PROVIDED INFORMATION
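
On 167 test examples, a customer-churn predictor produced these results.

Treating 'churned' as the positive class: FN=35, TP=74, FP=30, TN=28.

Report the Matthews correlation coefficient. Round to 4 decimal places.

0.1588

MCC = (TP·TN − FP·FN) / √((TP+FP)(TP+FN)(TN+FP)(TN+FN))
Numerator = 74·28 − 30·35 = 1022
Denominator = √(104·109·58·63) = √41421744 = 6435.9727
MCC = 1022 / 6435.9727 = 0.1588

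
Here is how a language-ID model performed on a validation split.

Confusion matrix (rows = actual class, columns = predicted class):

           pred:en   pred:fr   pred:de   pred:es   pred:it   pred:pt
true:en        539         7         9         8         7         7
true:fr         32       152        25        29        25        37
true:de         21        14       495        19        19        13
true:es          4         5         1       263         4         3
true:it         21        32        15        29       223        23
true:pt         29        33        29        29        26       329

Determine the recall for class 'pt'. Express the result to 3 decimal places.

0.693

Take TP from the diagonal, FP from the rest of the 'pt' prediction marginal, FN from the rest of the 'pt' actual marginal.
recall = TP/(TP+FN).
pt: TP=329, FN=29+33+29+29+26=146 → 329/475 = 0.6926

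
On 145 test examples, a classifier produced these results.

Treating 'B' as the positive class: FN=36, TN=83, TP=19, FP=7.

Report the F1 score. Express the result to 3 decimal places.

0.469

Precision = TP/(TP+FP) = 19/26 = 0.7308
Recall = TP/(TP+FN) = 19/55 = 0.3455
F1 = 2·TP/(2·TP+FP+FN) = 38/81 = 0.469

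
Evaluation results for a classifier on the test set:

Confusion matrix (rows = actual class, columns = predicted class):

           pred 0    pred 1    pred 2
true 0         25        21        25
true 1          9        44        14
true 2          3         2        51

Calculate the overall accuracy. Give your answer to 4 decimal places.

Accuracy = trace / total = (25+44+51=120) / 194 = 120/194 = 0.6186

0.6186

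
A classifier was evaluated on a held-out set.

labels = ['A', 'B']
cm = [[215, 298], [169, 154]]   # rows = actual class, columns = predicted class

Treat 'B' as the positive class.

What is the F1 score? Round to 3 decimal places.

Precision = TP/(TP+FP) = 154/452 = 0.3407
Recall = TP/(TP+FN) = 154/323 = 0.4768
F1 = 2·TP/(2·TP+FP+FN) = 308/775 = 0.397

0.397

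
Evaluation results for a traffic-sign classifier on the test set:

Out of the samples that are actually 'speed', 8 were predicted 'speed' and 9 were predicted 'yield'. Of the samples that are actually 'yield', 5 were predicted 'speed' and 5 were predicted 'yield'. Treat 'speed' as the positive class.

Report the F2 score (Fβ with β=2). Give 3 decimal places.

0.494

Fβ = (1+β²)·TP / ((1+β²)·TP + β²·FN + FP), with β²=4
= 5·8 / (5·8 + 4·9 + 5) = 0.494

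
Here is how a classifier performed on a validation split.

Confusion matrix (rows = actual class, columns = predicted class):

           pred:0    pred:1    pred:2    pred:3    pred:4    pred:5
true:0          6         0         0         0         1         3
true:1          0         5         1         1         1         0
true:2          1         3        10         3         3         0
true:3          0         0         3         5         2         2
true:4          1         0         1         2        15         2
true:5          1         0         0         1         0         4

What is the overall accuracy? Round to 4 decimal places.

0.5844

Accuracy = trace / total = (6+5+10+5+15+4=45) / 77 = 45/77 = 0.5844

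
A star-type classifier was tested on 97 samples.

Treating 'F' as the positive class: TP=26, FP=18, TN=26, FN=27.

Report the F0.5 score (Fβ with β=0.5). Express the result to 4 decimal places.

Fβ = (1+β²)·TP / ((1+β²)·TP + β²·FN + FP), with β²=1/4
= 1.25·26 / (1.25·26 + 0.25·27 + 18) = 0.5677

0.5677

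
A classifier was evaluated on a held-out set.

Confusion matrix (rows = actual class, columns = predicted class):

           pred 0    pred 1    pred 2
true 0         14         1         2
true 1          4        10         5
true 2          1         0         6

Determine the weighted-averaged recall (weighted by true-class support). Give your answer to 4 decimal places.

Per-class recall (TP/(TP+FN)):
  0: TP=14, FN=1+2=3 → 14/17 = 0.82353
  1: TP=10, FN=4+5=9 → 10/19 = 0.52632
  2: TP=6, FN=1+0=1 → 6/7 = 0.85714
Weighted-recall = Σ (supportᵢ/N)·recallᵢ with N=43: (17/43)·0.82353 + (19/43)·0.52632 + (7/43)·0.85714 = 0.6977

0.6977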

TASK PROMPT
Please give each line above again, word for word.

THE COMPLETED TASK
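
On 167 test examples, a customer-churn predictor produced these results.

Treating 'churned' as the positive class: FN=35, TP=74, FP=30, TN=28.

Report the Matthews correlation coefficient. Round to 4 decimal places.

0.1588

MCC = (TP·TN − FP·FN) / √((TP+FP)(TP+FN)(TN+FP)(TN+FN))
Numerator = 74·28 − 30·35 = 1022
Denominator = √(104·109·58·63) = √41421744 = 6435.9727
MCC = 1022 / 6435.9727 = 0.1588

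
Here is how a language-ID model performed on a validation split.

Confusion matrix (rows = actual class, columns = predicted class):

           pred:en   pred:fr   pred:de   pred:es   pred:it   pred:pt
true:en        539         7         9         8         7         7
true:fr         32       152        25        29        25        37
true:de         21        14       495        19        19        13
true:es          4         5         1       263         4         3
true:it         21        32        15        29       223        23
true:pt         29        33        29        29        26       329

Determine the recall for class 'pt'. Express the result to 3 decimal places.

0.693

Take TP from the diagonal, FP from the rest of the 'pt' prediction marginal, FN from the rest of the 'pt' actual marginal.
recall = TP/(TP+FN).
pt: TP=329, FN=29+33+29+29+26=146 → 329/475 = 0.6926

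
On 145 test examples, a classifier produced these results.

Treating 'B' as the positive class: FN=36, TN=83, TP=19, FP=7.

Report the F1 score. Express the result to 3 decimal places.

0.469

Precision = TP/(TP+FP) = 19/26 = 0.7308
Recall = TP/(TP+FN) = 19/55 = 0.3455
F1 = 2·TP/(2·TP+FP+FN) = 38/81 = 0.469

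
Evaluation results for a classifier on the test set:

Confusion matrix (rows = actual class, columns = predicted class):

           pred 0    pred 1    pred 2
true 0         25        21        25
true 1          9        44        14
true 2          3         2        51

Calculate the overall accuracy. Give your answer to 4 decimal places.

Accuracy = trace / total = (25+44+51=120) / 194 = 120/194 = 0.6186

0.6186

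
A classifier was evaluated on a held-out set.

labels = ['A', 'B']
cm = [[215, 298], [169, 154]]   # rows = actual class, columns = predicted class

Treat 'B' as the positive class.

What is the F1 score? Round to 3 decimal places.

Precision = TP/(TP+FP) = 154/452 = 0.3407
Recall = TP/(TP+FN) = 154/323 = 0.4768
F1 = 2·TP/(2·TP+FP+FN) = 308/775 = 0.397

0.397

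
Evaluation results for a traffic-sign classifier on the test set:

Out of the samples that are actually 'speed', 8 were predicted 'speed' and 9 were predicted 'yield'. Of the samples that are actually 'yield', 5 were predicted 'speed' and 5 were predicted 'yield'. Treat 'speed' as the positive class.

Report the F2 score (Fβ with β=2). Give 3 decimal places.

0.494

Fβ = (1+β²)·TP / ((1+β²)·TP + β²·FN + FP), with β²=4
= 5·8 / (5·8 + 4·9 + 5) = 0.494

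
Here is how a classifier performed on a validation split.

Confusion matrix (rows = actual class, columns = predicted class):

           pred:0    pred:1    pred:2    pred:3    pred:4    pred:5
true:0          6         0         0         0         1         3
true:1          0         5         1         1         1         0
true:2          1         3        10         3         3         0
true:3          0         0         3         5         2         2
true:4          1         0         1         2        15         2
true:5          1         0         0         1         0         4

What is the overall accuracy? Round to 4 decimal places.

0.5844

Accuracy = trace / total = (6+5+10+5+15+4=45) / 77 = 45/77 = 0.5844

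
A star-type classifier was tested on 97 samples.

Treating 'F' as the positive class: TP=26, FP=18, TN=26, FN=27.

Report the F0.5 score (Fβ with β=0.5). Express the result to 4 decimal places.

Fβ = (1+β²)·TP / ((1+β²)·TP + β²·FN + FP), with β²=1/4
= 1.25·26 / (1.25·26 + 0.25·27 + 18) = 0.5677

0.5677

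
A classifier was evaluated on a held-out set.

Confusion matrix (rows = actual class, columns = predicted class):

           pred 0    pred 1    pred 2
true 0         14         1         2
true 1          4        10         5
true 2          1         0         6

Determine the weighted-averaged recall (weighted by true-class support). Give your answer to 4 decimal places.

Per-class recall (TP/(TP+FN)):
  0: TP=14, FN=1+2=3 → 14/17 = 0.82353
  1: TP=10, FN=4+5=9 → 10/19 = 0.52632
  2: TP=6, FN=1+0=1 → 6/7 = 0.85714
Weighted-recall = Σ (supportᵢ/N)·recallᵢ with N=43: (17/43)·0.82353 + (19/43)·0.52632 + (7/43)·0.85714 = 0.6977

0.6977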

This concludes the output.